Stored records

::::::

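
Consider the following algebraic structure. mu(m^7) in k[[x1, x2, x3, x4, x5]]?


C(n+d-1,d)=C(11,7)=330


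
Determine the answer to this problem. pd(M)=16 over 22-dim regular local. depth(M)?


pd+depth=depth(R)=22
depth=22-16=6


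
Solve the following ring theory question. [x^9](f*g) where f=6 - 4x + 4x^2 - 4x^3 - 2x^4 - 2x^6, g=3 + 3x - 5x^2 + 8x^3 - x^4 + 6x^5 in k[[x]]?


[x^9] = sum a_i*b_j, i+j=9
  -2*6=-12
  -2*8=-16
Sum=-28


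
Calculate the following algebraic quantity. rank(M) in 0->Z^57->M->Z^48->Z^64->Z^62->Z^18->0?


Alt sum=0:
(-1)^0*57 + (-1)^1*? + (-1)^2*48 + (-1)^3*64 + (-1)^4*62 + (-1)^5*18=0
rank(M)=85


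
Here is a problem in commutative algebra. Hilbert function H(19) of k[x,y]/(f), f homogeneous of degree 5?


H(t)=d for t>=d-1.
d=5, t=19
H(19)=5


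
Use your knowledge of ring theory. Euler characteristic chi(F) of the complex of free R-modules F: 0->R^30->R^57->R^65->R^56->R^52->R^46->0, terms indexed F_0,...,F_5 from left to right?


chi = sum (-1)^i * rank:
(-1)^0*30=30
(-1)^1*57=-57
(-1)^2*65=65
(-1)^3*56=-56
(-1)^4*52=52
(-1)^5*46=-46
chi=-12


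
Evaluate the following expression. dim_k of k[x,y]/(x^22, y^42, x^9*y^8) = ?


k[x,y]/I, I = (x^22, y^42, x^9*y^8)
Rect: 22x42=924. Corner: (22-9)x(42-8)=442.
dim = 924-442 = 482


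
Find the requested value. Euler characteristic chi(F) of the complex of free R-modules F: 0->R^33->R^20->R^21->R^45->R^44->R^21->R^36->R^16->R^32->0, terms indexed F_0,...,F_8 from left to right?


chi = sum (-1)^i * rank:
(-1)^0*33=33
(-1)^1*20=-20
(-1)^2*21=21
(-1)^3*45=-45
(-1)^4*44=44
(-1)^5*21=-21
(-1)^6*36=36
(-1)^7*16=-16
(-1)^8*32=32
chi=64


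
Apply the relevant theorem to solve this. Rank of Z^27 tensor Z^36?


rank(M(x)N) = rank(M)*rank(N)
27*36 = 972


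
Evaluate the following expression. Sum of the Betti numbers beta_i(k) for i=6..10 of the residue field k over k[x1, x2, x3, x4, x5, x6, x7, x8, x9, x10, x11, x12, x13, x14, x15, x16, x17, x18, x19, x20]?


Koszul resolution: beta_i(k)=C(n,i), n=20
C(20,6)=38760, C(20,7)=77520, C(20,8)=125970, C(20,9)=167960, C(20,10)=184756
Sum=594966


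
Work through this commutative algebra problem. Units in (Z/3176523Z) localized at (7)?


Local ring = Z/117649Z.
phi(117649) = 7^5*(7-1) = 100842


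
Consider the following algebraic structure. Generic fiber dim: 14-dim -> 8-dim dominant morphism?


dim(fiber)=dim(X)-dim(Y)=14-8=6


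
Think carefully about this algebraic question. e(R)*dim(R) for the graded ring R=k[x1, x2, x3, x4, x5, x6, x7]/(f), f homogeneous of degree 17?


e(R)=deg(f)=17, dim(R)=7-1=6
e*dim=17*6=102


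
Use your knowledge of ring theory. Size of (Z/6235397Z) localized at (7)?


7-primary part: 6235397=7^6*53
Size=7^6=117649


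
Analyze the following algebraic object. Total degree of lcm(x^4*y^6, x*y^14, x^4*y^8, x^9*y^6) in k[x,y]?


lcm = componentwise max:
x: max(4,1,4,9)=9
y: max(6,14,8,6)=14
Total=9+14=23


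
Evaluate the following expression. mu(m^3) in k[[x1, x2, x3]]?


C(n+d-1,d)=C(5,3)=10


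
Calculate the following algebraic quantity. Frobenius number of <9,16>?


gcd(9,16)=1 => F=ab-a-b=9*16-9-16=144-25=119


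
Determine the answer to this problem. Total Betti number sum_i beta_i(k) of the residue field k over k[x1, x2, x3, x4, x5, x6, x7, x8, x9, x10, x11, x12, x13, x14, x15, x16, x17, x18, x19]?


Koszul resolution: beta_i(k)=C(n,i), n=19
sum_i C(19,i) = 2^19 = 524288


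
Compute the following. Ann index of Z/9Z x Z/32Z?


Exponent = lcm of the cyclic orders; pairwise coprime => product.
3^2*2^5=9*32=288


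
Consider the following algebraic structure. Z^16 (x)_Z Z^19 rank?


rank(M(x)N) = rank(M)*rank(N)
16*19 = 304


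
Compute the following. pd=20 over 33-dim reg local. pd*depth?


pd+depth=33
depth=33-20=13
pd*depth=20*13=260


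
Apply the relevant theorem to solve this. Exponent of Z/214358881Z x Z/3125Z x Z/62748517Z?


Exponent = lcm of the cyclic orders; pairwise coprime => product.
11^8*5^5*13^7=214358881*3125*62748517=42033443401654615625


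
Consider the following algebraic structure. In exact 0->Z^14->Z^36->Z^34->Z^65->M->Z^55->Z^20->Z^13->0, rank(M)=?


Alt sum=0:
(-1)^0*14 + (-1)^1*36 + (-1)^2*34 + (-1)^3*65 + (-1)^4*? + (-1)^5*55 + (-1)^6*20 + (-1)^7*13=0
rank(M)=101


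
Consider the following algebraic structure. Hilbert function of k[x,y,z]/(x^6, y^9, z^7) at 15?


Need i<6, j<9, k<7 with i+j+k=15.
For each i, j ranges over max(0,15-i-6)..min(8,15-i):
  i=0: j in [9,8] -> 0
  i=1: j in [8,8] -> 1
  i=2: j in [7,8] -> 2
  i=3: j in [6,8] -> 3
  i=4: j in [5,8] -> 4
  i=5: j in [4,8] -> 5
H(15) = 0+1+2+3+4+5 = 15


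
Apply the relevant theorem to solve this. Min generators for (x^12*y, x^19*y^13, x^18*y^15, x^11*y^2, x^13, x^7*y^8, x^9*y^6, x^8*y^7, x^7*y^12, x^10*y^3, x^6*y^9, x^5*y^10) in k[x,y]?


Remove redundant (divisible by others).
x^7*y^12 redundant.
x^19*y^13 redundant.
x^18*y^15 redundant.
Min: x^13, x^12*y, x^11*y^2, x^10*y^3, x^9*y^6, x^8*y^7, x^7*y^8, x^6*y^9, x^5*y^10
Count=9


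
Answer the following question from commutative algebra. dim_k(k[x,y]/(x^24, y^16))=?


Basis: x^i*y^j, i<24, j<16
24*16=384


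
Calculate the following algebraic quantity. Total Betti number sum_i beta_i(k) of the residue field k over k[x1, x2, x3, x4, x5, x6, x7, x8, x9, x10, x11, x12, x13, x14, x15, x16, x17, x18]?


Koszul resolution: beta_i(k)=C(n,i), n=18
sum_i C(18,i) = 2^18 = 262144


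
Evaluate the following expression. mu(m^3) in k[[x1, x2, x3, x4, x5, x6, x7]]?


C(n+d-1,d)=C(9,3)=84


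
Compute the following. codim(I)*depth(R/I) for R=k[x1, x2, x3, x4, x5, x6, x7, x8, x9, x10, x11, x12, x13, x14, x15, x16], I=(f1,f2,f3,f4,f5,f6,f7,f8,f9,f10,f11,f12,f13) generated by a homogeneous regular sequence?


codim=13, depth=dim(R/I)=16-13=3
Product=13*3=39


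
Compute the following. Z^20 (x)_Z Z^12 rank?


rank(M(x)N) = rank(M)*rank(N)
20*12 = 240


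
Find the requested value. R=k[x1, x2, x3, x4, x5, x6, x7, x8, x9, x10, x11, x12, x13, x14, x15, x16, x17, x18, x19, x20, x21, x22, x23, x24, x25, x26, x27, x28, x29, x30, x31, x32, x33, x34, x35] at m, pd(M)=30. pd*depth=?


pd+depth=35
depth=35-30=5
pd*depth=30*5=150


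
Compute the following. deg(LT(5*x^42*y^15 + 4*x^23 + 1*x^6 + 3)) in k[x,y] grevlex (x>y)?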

::::::

About this exercise:
This task calls for an exact reproduction of the lines that start at the one containing "Answer the following" and continue to the end of the entries above.

Expected output:
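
Answer the following question from commutative algebra. dim_k(k[x,y]/(x^24, y^16))=?


Basis: x^i*y^j, i<24, j<16
24*16=384


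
Calculate the following algebraic quantity. Total Betti number sum_i beta_i(k) of the residue field k over k[x1, x2, x3, x4, x5, x6, x7, x8, x9, x10, x11, x12, x13, x14, x15, x16, x17, x18]?


Koszul resolution: beta_i(k)=C(n,i), n=18
sum_i C(18,i) = 2^18 = 262144


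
Evaluate the following expression. mu(m^3) in k[[x1, x2, x3, x4, x5, x6, x7]]?


C(n+d-1,d)=C(9,3)=84


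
Compute the following. codim(I)*depth(R/I) for R=k[x1, x2, x3, x4, x5, x6, x7, x8, x9, x10, x11, x12, x13, x14, x15, x16], I=(f1,f2,f3,f4,f5,f6,f7,f8,f9,f10,f11,f12,f13) generated by a homogeneous regular sequence?


codim=13, depth=dim(R/I)=16-13=3
Product=13*3=39


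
Compute the following. Z^20 (x)_Z Z^12 rank?


rank(M(x)N) = rank(M)*rank(N)
20*12 = 240


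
Find the requested value. R=k[x1, x2, x3, x4, x5, x6, x7, x8, x9, x10, x11, x12, x13, x14, x15, x16, x17, x18, x19, x20, x21, x22, x23, x24, x25, x26, x27, x28, x29, x30, x31, x32, x33, x34, x35] at m, pd(M)=30. pd*depth=?


pd+depth=35
depth=35-30=5
pd*depth=30*5=150


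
Compute the following. deg(LT(5*x^42*y^15 + 4*x^23 + 1*x^6 + 3)) in k[x,y] grevlex (x>y)?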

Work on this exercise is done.